The task: Look through the entries for the string "itself", and copy each line that holds it.

------ Listed entries

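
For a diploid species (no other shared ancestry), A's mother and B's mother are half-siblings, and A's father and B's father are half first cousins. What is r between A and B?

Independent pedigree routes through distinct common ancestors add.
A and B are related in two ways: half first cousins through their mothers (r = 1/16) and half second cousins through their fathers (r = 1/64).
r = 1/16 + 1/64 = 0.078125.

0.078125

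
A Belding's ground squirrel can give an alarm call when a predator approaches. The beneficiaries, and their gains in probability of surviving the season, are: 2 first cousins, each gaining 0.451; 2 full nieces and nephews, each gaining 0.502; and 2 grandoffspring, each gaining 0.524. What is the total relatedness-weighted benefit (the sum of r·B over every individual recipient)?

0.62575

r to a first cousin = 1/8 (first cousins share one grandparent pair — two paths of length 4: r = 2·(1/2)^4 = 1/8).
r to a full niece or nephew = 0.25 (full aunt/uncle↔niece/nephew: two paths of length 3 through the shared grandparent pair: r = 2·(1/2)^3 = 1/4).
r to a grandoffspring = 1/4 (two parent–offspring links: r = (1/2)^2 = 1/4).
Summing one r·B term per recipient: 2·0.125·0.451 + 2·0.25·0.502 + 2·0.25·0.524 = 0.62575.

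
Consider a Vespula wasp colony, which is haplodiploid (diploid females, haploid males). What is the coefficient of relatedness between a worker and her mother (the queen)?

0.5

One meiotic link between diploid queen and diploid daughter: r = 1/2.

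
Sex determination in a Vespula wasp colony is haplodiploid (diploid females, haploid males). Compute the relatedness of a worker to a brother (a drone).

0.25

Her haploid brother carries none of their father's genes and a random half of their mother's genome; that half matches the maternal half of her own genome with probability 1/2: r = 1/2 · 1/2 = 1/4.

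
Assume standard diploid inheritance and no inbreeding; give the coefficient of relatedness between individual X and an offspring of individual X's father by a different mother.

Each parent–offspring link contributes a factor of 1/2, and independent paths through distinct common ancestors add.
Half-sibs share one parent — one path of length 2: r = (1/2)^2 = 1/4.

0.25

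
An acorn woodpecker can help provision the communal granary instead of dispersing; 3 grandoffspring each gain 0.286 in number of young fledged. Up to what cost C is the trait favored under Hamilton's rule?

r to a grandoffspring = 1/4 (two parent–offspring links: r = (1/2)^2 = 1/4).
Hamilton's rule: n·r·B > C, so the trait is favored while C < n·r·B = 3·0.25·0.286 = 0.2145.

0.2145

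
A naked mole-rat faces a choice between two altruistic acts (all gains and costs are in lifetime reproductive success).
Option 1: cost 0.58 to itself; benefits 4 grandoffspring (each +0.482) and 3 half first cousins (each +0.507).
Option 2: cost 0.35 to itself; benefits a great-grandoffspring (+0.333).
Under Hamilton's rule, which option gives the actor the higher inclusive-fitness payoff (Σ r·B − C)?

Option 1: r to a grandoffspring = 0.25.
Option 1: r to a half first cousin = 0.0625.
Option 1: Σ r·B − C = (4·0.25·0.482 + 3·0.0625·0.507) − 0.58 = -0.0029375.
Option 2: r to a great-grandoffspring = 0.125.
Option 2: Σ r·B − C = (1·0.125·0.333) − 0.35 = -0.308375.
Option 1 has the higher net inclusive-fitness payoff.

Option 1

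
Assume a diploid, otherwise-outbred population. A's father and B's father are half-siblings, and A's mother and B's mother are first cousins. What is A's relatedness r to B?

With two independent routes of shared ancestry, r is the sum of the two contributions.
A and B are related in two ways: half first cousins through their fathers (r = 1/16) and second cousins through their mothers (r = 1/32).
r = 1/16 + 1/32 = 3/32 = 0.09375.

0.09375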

------------

Answer area:
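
Option 1: cost 0.58 to itself; benefits 4 grandoffspring (each +0.482) and 3 half first cousins (each +0.507).
Option 2: cost 0.35 to itself; benefits a great-grandoffspring (+0.333).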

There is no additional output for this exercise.